> **DATA FOR THIS EXERCISE**
###

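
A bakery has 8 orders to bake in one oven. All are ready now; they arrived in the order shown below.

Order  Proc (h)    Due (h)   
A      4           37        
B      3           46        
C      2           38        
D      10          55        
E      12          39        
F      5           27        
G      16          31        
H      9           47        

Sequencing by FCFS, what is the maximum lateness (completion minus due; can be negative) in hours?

FIFO (arrival order): A B C D E F G H.
A: 0→4, due 37, lateness -33
B: 4→7, due 46, lateness -39
C: 7→9, due 38, lateness -29
D: 9→19, due 55, lateness -36
E: 19→31, due 39, lateness -8
F: 31→36, due 27, lateness 9
G: 36→52, due 31, lateness 21
H: 52→61, due 47, lateness 14
Maximum = 21.

21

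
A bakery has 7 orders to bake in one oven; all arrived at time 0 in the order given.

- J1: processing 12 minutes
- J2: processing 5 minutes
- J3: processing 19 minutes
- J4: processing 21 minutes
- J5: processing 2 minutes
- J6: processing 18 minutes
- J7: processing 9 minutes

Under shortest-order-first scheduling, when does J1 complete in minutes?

SPT (increasing processing time): J5 J2 J7 J1 J6 J3 J4.
J5: 0→2
J2: 2→7
J7: 7→16
J1: 16→28

28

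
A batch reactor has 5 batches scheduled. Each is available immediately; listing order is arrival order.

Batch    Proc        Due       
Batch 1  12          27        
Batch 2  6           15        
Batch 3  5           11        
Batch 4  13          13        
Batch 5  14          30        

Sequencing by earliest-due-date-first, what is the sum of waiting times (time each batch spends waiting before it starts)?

83

EDD (increasing due date): Batch 3 Batch 4 Batch 2 Batch 1 Batch 5.
Batch 3: waits 0, runs 0→5
Batch 4: waits 5, runs 5→18
Batch 2: waits 18, runs 18→24
Batch 1: waits 24, runs 24→36
Batch 5: waits 36, runs 36→50
Sum = 0+5+18+24+36 = 83.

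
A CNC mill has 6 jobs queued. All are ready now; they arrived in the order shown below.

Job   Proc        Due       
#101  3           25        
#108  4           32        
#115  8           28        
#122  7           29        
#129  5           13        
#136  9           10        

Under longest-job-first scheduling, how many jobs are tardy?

LPT (decreasing processing time): #136 #115 #122 #129 #108 #101.
#136: 0→9, due 10, tardiness 0
#115: 9→17, due 28, tardiness 0
#122: 17→24, due 29, tardiness 0
#129: 24→29, due 13, tardiness 16
#108: 29→33, due 32, tardiness 1
#101: 33→36, due 25, tardiness 11
Late jobs: 3.

3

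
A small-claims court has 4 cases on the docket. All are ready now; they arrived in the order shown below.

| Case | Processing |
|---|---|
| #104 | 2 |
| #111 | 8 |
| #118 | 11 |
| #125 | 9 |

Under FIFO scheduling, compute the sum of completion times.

FIFO (arrival order): #104 #111 #118 #125.
#104: 0→2
#111: 2→10
#118: 10→21
#125: 21→30
Sum = 2+10+21+30 = 63.

63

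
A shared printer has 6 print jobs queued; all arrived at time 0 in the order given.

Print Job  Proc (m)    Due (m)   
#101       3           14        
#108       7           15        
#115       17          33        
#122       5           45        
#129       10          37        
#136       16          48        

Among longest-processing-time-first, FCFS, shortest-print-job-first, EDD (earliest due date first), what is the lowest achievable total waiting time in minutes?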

###

> **WORK INSTRUCTIONS**
Each record above must be given again exactly.

> **FINISHED EXERCISE**
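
A bakery has 8 orders to bake in one oven. All are ready now; they arrived in the order shown below.

Order  Proc (h)    Due (h)   
A      4           37        
B      3           46        
C      2           38        
D      10          55        
E      12          39        
F      5           27        
G      16          31        
H      9           47        

Sequencing by FCFS, what is the maximum lateness (completion minus due; can be negative) in hours?

FIFO (arrival order): A B C D E F G H.
A: 0→4, due 37, lateness -33
B: 4→7, due 46, lateness -39
C: 7→9, due 38, lateness -29
D: 9→19, due 55, lateness -36
E: 19→31, due 39, lateness -8
F: 31→36, due 27, lateness 9
G: 36→52, due 31, lateness 21
H: 52→61, due 47, lateness 14
Maximum = 21.

21

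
A bakery has 7 orders to bake in one oven; all arrived at time 0 in the order given.

- J1: processing 12 minutes
- J2: processing 5 minutes
- J3: processing 19 minutes
- J4: processing 21 minutes
- J5: processing 2 minutes
- J6: processing 18 minutes
- J7: processing 9 minutes

Under shortest-order-first scheduling, when does J1 complete in minutes?

SPT (increasing processing time): J5 J2 J7 J1 J6 J3 J4.
J5: 0→2
J2: 2→7
J7: 7→16
J1: 16→28

28

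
A batch reactor has 5 batches scheduled. Each is available immediately; listing order is arrival order.

Batch    Proc        Due       
Batch 1  12          27        
Batch 2  6           15        
Batch 3  5           11        
Batch 4  13          13        
Batch 5  14          30        

Sequencing by earliest-due-date-first, what is the sum of waiting times (time each batch spends waiting before it starts)?

83

EDD (increasing due date): Batch 3 Batch 4 Batch 2 Batch 1 Batch 5.
Batch 3: waits 0, runs 0→5
Batch 4: waits 5, runs 5→18
Batch 2: waits 18, runs 18→24
Batch 1: waits 24, runs 24→36
Batch 5: waits 36, runs 36→50
Sum = 0+5+18+24+36 = 83.

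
A CNC mill has 6 jobs queued. All are ready now; they arrived in the order shown below.

Job   Proc        Due       
#101  3           25        
#108  4           32        
#115  8           28        
#122  7           29        
#129  5           13        
#136  9           10        

Under longest-job-first scheduling, how many jobs are tardy?

LPT (decreasing processing time): #136 #115 #122 #129 #108 #101.
#136: 0→9, due 10, tardiness 0
#115: 9→17, due 28, tardiness 0
#122: 17→24, due 29, tardiness 0
#129: 24→29, due 13, tardiness 16
#108: 29→33, due 32, tardiness 1
#101: 33→36, due 25, tardiness 11
Late jobs: 3.

3

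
A small-claims court has 4 cases on the docket. All are ready now; they arrived in the order shown below.

| Case | Processing |
|---|---|
| #104 | 2 |
| #111 | 8 |
| #118 | 11 |
| #125 | 9 |

Under FIFO scheduling, compute the sum of completion times.

FIFO (arrival order): #104 #111 #118 #125.
#104: 0→2
#111: 2→10
#118: 10→21
#125: 21→30
Sum = 2+10+21+30 = 63.

63

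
A shared printer has 6 print jobs queued; all arrived at time 0 in the order given.

Print Job  Proc (m)    Due (m)   
#101       3           14        
#108       7           15        
#115       17          33        
#122       5           45        
#129       10          37        
#136       16          48        

Among longest-processing-time-first, FCFS, shortest-print-job-first, EDD (earliest due date first), what is the lowest achievable total waiting time in minutes?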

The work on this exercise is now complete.